RECORDS FOR PROCESSING –
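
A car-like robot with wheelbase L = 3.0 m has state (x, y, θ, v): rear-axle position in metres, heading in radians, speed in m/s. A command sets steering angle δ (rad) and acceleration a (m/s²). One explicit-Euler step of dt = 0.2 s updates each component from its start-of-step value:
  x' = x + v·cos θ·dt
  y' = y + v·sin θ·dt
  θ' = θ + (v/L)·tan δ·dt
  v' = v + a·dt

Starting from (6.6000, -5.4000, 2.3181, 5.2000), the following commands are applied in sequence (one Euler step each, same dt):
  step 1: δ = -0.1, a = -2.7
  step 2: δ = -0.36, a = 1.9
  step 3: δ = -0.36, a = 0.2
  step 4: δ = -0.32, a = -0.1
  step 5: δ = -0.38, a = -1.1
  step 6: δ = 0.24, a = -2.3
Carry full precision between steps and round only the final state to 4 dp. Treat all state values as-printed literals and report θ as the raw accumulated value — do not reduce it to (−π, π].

after step 1 (δ=-0.1, a=-2.7): (5.893150, -4.637135, 2.283317, 4.660000)
after step 2 (δ=-0.36, a=1.9): (5.283861, -3.931875, 2.166381, 5.040000)
after step 3 (δ=-0.36, a=0.2): (4.718380, -3.097432, 2.039910, 5.080000)
after step 4 (δ=-0.32, a=-0.1): (4.259050, -2.191192, 1.927680, 5.060000)
after step 5 (δ=-0.38, a=-1.1): (3.905502, -1.242958, 1.792944, 4.840000)
after step 6 (δ=0.24, a=-2.3): (3.692228, -0.298745, 1.871906, 4.380000)

(3.6922, -0.2987, 1.8719, 4.3800)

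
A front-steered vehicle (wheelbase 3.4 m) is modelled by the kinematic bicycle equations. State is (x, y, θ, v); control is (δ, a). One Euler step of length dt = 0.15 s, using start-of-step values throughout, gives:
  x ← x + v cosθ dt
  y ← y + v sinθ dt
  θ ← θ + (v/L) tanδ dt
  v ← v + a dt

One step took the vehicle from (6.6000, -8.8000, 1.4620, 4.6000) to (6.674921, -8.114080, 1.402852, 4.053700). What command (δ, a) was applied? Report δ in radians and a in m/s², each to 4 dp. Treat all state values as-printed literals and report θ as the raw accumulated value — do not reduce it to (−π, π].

a = (v'−v)/dt = (-0.546300)/0.15 = -3.6420
Δθ = θ'−θ = -0.059148;  (v·dt/L) = 4.6000·0.15/3.4 = 0.202941
tan δ = Δθ·L/(v·dt) = -0.291454  →  δ = -0.2836

δ = -0.2836, a = -3.6420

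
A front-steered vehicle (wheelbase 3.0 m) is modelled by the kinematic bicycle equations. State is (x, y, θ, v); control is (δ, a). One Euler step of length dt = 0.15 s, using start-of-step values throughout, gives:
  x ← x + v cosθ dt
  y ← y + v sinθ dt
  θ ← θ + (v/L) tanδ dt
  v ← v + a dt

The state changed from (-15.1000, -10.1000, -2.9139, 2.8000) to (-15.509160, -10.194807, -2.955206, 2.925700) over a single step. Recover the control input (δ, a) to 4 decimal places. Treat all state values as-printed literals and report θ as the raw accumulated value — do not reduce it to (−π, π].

δ = -0.2869, a = 0.8380

a = (v'−v)/dt = (0.125700)/0.15 = 0.8380
Δθ = θ'−θ = -0.041306;  (v·dt/L) = 2.8000·0.15/3.0 = 0.140000
tan δ = Δθ·L/(v·dt) = -0.295043  →  δ = -0.2869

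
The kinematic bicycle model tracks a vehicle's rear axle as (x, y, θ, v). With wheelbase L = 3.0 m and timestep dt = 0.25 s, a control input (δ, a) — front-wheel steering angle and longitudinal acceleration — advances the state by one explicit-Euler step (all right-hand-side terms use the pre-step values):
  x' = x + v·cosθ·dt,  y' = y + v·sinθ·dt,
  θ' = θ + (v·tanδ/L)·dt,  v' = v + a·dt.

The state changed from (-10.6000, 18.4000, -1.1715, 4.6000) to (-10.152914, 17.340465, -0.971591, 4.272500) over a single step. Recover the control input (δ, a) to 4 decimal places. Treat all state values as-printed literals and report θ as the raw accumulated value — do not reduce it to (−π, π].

a = (v'−v)/dt = (-0.327500)/0.25 = -1.3100
Δθ = θ'−θ = 0.199909;  (v·dt/L) = 4.6000·0.25/3.0 = 0.383333
tan δ = Δθ·L/(v·dt) = 0.521502  →  δ = 0.4807

δ = 0.4807, a = -1.3100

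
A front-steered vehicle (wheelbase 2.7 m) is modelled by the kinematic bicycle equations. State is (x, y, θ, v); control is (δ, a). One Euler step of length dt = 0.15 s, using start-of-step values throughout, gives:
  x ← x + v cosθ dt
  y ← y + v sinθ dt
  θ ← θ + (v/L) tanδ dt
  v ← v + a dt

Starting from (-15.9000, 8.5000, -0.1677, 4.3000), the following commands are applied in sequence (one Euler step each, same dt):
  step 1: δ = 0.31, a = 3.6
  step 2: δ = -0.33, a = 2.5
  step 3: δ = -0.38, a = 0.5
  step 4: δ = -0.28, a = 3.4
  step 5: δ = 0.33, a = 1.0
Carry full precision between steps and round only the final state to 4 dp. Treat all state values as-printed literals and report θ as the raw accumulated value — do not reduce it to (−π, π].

(-12.2068, 7.6244, -0.2731, 5.9500)

after step 1 (δ=0.31, a=3.6): (-15.264049, 8.392340, -0.091177, 4.840000)
after step 2 (δ=-0.33, a=2.5): (-14.541064, 8.326237, -0.183278, 5.215000)
after step 3 (δ=-0.38, a=0.5): (-13.771916, 8.183668, -0.298997, 5.290000)
after step 4 (δ=-0.28, a=3.4): (-13.013621, 7.949933, -0.383506, 5.800000)
after step 5 (δ=0.33, a=1.0): (-12.206820, 7.624402, -0.273137, 5.950000)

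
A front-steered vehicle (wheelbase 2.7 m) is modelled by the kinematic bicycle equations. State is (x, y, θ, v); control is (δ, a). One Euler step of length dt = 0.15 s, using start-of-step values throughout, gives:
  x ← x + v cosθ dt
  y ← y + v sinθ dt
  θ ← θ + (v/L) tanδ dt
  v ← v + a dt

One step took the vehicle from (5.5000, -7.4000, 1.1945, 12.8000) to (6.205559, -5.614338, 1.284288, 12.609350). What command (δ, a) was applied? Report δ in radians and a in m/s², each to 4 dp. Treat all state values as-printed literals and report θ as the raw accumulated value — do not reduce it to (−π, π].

δ = 0.1256, a = -1.2710

a = (v'−v)/dt = (-0.190650)/0.15 = -1.2710
Δθ = θ'−θ = 0.089788;  (v·dt/L) = 12.8000·0.15/2.7 = 0.711111
tan δ = Δθ·L/(v·dt) = 0.126264  →  δ = 0.1256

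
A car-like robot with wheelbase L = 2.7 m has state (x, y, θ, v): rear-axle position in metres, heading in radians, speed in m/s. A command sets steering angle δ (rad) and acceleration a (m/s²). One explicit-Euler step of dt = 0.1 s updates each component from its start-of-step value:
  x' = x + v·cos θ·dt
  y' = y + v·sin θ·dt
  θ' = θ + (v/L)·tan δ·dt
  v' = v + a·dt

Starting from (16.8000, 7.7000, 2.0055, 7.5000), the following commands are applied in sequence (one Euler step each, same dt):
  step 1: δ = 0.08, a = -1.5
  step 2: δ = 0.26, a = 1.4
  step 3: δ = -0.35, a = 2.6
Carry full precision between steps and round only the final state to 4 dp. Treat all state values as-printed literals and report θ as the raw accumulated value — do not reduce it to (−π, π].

after step 1 (δ=0.08, a=-1.5): (16.484144, 8.380246, 2.027770, 7.350000)
after step 2 (δ=0.26, a=1.4): (16.159837, 9.039829, 2.100187, 7.490000)
after step 3 (δ=-0.35, a=2.6): (15.781586, 9.686303, 1.998925, 7.750000)

(15.7816, 9.6863, 1.9989, 7.7500)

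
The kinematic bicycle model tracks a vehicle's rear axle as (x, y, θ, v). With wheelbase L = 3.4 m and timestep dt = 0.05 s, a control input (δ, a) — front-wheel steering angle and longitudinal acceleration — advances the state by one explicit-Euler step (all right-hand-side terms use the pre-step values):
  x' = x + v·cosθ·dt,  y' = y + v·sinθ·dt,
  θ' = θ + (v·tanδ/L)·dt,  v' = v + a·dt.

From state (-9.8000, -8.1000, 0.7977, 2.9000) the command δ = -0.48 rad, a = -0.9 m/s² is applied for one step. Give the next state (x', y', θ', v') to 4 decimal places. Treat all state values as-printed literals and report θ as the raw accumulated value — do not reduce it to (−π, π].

x' = -9.8000 + 2.9000·cos(0.7977)·0.05 = -9.6987
y' = -8.1000 + 2.9000·sin(0.7977)·0.05 = -7.9962
θ' = 0.7977 + (2.9000/3.4)·tan(-0.48)·0.05 = 0.7755
v' = 2.9000 − 0.9000·0.05 = 2.8550

(-9.6987, -7.9962, 0.7755, 2.8550)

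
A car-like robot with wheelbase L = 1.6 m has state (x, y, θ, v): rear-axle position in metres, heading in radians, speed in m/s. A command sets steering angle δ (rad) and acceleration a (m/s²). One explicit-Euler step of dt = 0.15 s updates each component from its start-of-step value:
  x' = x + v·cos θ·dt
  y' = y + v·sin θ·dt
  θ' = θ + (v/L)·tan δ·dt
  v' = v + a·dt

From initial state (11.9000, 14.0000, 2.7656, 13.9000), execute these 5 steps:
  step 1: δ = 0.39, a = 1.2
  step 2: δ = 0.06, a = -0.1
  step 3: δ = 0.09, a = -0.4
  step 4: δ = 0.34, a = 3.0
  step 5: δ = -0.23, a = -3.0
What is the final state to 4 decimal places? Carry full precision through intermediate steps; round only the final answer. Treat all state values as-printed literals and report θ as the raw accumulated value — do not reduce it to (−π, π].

(2.3827, 11.6056, 3.6467, 14.0050)

after step 1 (δ=0.39, a=1.2): (9.960651, 14.765604, 3.301256, 14.080000)
after step 2 (δ=0.06, a=-0.1): (7.875513, 14.429826, 3.380551, 14.065000)
after step 3 (δ=0.09, a=-0.4): (5.825712, 13.930467, 3.499546, 14.005000)
after step 4 (δ=0.34, a=3.0): (3.858116, 13.194453, 3.963991, 14.455000)
after step 5 (δ=-0.23, a=-3.0): (2.382697, 11.605602, 3.646691, 14.005000)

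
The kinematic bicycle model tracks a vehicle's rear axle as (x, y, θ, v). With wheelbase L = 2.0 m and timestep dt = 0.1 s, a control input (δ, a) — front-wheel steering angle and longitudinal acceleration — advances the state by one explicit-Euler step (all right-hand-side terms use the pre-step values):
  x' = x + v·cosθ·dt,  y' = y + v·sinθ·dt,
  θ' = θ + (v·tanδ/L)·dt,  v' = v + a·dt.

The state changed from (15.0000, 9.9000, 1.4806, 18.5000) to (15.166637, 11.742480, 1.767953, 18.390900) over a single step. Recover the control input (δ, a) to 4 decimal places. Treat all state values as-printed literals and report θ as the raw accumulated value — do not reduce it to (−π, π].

δ = 0.3012, a = -1.0910

a = (v'−v)/dt = (-0.109100)/0.1 = -1.0910
Δθ = θ'−θ = 0.287353;  (v·dt/L) = 18.5000·0.1/2.0 = 0.925000
tan δ = Δθ·L/(v·dt) = 0.310652  →  δ = 0.3012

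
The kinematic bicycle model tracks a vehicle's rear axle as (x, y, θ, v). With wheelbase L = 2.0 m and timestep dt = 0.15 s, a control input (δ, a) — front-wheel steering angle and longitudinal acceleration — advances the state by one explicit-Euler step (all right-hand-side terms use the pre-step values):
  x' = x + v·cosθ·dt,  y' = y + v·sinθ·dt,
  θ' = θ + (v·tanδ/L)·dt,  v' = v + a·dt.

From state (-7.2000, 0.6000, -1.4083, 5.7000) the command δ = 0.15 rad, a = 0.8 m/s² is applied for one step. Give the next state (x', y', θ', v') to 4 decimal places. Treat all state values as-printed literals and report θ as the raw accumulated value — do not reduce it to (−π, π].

x' = -7.2000 + 5.7000·cos(-1.4083)·0.15 = -7.0617
y' = 0.6000 + 5.7000·sin(-1.4083)·0.15 = -0.2437
θ' = -1.4083 + (5.7000/2.0)·tan(0.15)·0.15 = -1.3437
v' = 5.7000 + 0.8000·0.15 = 5.8200

(-7.0617, -0.2437, -1.3437, 5.8200)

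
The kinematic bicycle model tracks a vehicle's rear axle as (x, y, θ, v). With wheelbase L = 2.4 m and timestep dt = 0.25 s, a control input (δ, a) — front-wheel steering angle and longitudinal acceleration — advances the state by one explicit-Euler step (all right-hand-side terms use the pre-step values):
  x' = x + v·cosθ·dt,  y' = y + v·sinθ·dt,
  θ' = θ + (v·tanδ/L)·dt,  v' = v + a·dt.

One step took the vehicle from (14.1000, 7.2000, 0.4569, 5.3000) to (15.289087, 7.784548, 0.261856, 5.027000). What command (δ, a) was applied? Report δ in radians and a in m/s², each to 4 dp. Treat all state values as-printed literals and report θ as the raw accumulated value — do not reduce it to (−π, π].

a = (v'−v)/dt = (-0.273000)/0.25 = -1.0920
Δθ = θ'−θ = -0.195044;  (v·dt/L) = 5.3000·0.25/2.4 = 0.552083
tan δ = Δθ·L/(v·dt) = -0.353287  →  δ = -0.3396

δ = -0.3396, a = -1.0920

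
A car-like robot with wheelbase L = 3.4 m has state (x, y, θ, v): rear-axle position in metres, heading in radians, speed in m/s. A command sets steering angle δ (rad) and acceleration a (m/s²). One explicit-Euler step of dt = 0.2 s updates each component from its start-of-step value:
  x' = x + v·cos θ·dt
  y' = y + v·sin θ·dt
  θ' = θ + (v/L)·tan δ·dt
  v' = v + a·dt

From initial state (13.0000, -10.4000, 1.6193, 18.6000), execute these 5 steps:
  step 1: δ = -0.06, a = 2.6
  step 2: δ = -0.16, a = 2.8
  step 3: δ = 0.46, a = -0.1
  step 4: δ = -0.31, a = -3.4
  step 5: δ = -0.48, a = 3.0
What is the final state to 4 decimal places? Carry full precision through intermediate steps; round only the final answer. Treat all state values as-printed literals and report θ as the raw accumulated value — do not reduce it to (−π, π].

after step 1 (δ=-0.06, a=2.6): (12.819637, -6.684375, 1.553574, 19.120000)
after step 2 (δ=-0.16, a=2.8): (12.885492, -2.860942, 1.372070, 19.680000)
after step 3 (δ=0.46, a=-0.1): (13.662542, 0.997593, 1.945624, 19.660000)
after step 4 (δ=-0.31, a=-3.4): (12.222987, 4.656596, 1.575175, 18.980000)
after step 5 (δ=-0.48, a=3.0): (12.206365, 8.452560, 0.993928, 19.580000)

(12.2064, 8.4526, 0.9939, 19.5800)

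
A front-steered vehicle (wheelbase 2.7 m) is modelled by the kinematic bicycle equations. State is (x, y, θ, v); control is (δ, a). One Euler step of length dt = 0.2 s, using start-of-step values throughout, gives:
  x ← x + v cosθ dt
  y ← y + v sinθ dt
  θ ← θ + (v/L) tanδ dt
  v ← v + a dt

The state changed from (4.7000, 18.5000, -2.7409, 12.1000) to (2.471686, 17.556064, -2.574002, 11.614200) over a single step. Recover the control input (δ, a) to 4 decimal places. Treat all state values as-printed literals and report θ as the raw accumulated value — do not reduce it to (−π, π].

δ = 0.1841, a = -2.4290

a = (v'−v)/dt = (-0.485800)/0.2 = -2.4290
Δθ = θ'−θ = 0.166898;  (v·dt/L) = 12.1000·0.2/2.7 = 0.896296
tan δ = Δθ·L/(v·dt) = 0.186209  →  δ = 0.1841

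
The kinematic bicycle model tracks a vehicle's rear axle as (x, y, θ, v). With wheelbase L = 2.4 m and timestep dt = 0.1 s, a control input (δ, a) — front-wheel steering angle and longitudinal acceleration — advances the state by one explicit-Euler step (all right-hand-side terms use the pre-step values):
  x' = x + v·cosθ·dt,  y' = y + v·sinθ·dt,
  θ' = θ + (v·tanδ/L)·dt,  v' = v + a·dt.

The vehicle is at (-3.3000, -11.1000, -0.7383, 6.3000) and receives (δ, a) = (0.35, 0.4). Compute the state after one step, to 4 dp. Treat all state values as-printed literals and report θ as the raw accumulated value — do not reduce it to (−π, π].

x' = -3.3000 + 6.3000·cos(-0.7383)·0.1 = -2.8340
y' = -11.1000 + 6.3000·sin(-0.7383)·0.1 = -11.5240
θ' = -0.7383 + (6.3000/2.4)·tan(0.35)·0.1 = -0.6425
v' = 6.3000 + 0.4000·0.1 = 6.3400

(-2.8340, -11.5240, -0.6425, 6.3400)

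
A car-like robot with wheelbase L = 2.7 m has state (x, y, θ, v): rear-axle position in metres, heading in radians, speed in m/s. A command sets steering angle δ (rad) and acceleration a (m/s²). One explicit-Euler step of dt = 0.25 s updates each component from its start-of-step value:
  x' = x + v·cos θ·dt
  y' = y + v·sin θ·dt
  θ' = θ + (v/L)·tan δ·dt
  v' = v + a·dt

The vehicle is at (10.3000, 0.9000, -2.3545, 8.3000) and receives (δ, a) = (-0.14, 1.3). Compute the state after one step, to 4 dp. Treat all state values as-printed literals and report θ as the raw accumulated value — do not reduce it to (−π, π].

(8.8352, -0.5697, -2.4628, 8.6250)

x' = 10.3000 + 8.3000·cos(-2.3545)·0.25 = 8.8352
y' = 0.9000 + 8.3000·sin(-2.3545)·0.25 = -0.5697
θ' = -2.3545 + (8.3000/2.7)·tan(-0.14)·0.25 = -2.4628
v' = 8.3000 + 1.3000·0.25 = 8.6250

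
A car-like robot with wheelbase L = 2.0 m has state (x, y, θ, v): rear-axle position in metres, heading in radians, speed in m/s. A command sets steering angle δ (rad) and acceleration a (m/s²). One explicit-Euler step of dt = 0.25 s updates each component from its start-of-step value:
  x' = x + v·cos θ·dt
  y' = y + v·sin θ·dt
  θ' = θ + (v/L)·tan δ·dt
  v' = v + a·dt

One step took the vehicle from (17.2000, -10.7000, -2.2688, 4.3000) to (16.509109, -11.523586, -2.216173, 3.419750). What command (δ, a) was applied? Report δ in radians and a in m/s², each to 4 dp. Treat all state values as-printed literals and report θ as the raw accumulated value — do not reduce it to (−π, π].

δ = 0.0976, a = -3.5210

a = (v'−v)/dt = (-0.880250)/0.25 = -3.5210
Δθ = θ'−θ = 0.052627;  (v·dt/L) = 4.3000·0.25/2.0 = 0.537500
tan δ = Δθ·L/(v·dt) = 0.097911  →  δ = 0.0976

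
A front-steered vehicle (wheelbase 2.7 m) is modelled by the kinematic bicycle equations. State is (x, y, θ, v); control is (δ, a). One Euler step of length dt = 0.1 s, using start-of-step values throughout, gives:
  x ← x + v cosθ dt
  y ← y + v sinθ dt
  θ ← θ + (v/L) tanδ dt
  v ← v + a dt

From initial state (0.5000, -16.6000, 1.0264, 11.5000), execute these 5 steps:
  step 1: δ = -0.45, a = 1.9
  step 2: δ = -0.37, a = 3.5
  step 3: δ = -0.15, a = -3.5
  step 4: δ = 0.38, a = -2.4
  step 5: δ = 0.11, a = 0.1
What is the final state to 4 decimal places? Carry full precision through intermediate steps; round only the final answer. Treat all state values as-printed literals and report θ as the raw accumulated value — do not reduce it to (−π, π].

(4.6547, -12.5965, 0.8051, 11.4600)

after step 1 (δ=-0.45, a=1.9): (1.095587, -15.616244, 0.820654, 11.690000)
after step 2 (δ=-0.37, a=3.5): (1.892544, -14.761013, 0.652724, 12.040000)
after step 3 (δ=-0.15, a=-3.5): (2.849041, -14.029760, 0.585329, 11.690000)
after step 4 (δ=0.38, a=-2.4): (3.823438, -13.383919, 0.758260, 11.450000)
after step 5 (δ=0.11, a=0.1): (4.654747, -12.596549, 0.805097, 11.460000)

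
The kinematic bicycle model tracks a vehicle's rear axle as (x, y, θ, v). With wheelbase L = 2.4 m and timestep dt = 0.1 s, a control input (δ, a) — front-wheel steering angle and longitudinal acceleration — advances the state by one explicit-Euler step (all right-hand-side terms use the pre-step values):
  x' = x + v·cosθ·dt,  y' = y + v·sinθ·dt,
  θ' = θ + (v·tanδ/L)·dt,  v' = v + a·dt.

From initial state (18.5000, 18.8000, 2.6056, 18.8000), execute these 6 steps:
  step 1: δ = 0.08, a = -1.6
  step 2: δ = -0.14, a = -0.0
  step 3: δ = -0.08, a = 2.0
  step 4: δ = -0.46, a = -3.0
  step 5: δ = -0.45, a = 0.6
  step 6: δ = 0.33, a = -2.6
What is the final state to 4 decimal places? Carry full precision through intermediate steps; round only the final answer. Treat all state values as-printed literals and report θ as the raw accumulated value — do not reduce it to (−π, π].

after step 1 (δ=0.08, a=-1.6): (16.883647, 19.760106, 2.668401, 18.640000)
after step 2 (δ=-0.14, a=-0.0): (15.224467, 20.609586, 2.558951, 18.640000)
after step 3 (δ=-0.08, a=2.0): (13.668004, 21.635218, 2.496685, 18.840000)
after step 4 (δ=-0.46, a=-3.0): (12.162395, 22.767736, 2.107758, 18.540000)
after step 5 (δ=-0.45, a=0.6): (11.214023, 24.360817, 1.734598, 18.600000)
after step 6 (δ=0.33, a=-2.6): (10.910713, 26.195920, 2.000055, 18.340000)

(10.9107, 26.1959, 2.0001, 18.3400)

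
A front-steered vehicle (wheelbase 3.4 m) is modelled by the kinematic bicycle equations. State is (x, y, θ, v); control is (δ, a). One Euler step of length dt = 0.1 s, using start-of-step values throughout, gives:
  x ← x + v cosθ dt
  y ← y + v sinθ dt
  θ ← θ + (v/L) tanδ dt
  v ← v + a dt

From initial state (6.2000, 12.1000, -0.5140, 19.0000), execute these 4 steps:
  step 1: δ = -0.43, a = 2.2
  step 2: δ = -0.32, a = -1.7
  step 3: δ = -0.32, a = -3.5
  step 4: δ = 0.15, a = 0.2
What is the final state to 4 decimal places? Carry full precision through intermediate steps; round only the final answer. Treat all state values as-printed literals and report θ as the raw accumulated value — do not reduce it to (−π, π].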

WHAT IS EXPECTED –
Reproduce each line of the records in which the string "these" appears.

ANSWER TO THE PROBLEM –
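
From initial state (11.9000, 14.0000, 2.7656, 13.9000), execute these 5 steps:
From initial state (13.0000, -10.4000, 1.6193, 18.6000), execute these 5 steps:
From initial state (0.5000, -16.6000, 1.0264, 11.5000), execute these 5 steps:
From initial state (18.5000, 18.8000, 2.6056, 18.8000), execute these 6 steps:
From initial state (6.2000, 12.1000, -0.5140, 19.0000), execute these 4 steps: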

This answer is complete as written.